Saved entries
-.-.-

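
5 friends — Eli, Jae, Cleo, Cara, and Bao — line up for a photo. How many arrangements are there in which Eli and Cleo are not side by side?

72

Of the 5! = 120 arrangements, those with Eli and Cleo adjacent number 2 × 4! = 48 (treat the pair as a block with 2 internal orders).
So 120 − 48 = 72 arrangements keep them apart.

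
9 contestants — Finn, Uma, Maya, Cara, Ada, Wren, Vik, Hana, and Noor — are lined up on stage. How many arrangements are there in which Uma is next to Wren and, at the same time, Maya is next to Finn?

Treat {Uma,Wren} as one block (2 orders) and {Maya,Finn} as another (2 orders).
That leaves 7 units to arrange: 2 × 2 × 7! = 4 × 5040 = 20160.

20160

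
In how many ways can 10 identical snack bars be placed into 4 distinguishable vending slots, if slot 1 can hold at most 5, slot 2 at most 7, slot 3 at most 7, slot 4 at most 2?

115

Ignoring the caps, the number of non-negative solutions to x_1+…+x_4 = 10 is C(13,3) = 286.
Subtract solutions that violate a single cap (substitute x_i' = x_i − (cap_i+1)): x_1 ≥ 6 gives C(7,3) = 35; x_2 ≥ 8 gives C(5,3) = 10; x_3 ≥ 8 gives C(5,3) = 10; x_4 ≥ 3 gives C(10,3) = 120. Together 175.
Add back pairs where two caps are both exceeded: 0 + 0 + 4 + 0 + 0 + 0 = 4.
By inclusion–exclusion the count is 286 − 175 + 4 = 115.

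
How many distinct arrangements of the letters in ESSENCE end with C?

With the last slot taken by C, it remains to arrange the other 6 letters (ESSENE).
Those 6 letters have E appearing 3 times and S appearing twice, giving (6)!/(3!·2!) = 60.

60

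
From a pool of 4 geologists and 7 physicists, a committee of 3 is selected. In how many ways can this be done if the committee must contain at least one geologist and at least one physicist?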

-.-.-

*Task requirements*. From the line holding "9 contestants —" through the final line of the data above, copy every line exactly as written. Include nothing else.

*Response area*.
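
9 contestants — Finn, Uma, Maya, Cara, Ada, Wren, Vik, Hana, and Noor — are lined up on stage. How many arrangements are there in which Uma is next to Wren and, at the same time, Maya is next to Finn?

Treat {Uma,Wren} as one block (2 orders) and {Maya,Finn} as another (2 orders).
That leaves 7 units to arrange: 2 × 2 × 7! = 4 × 5040 = 20160.

20160

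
In how many ways can 10 identical snack bars be placed into 4 distinguishable vending slots, if slot 1 can hold at most 5, slot 2 at most 7, slot 3 at most 7, slot 4 at most 2?

115

Ignoring the caps, the number of non-negative solutions to x_1+…+x_4 = 10 is C(13,3) = 286.
Subtract solutions that violate a single cap (substitute x_i' = x_i − (cap_i+1)): x_1 ≥ 6 gives C(7,3) = 35; x_2 ≥ 8 gives C(5,3) = 10; x_3 ≥ 8 gives C(5,3) = 10; x_4 ≥ 3 gives C(10,3) = 120. Together 175.
Add back pairs where two caps are both exceeded: 0 + 0 + 4 + 0 + 0 + 0 = 4.
By inclusion–exclusion the count is 286 − 175 + 4 = 115.

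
How many distinct arrangements of the letters in ESSENCE end with C?

With the last slot taken by C, it remains to arrange the other 6 letters (ESSENE).
Those 6 letters have E appearing 3 times and S appearing twice, giving (6)!/(3!·2!) = 60.

60

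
From a pool of 4 geologists and 7 physicists, a committee of 3 is selected. In how many ways can this be done if the committee must contain at least one geologist and at least one physicist?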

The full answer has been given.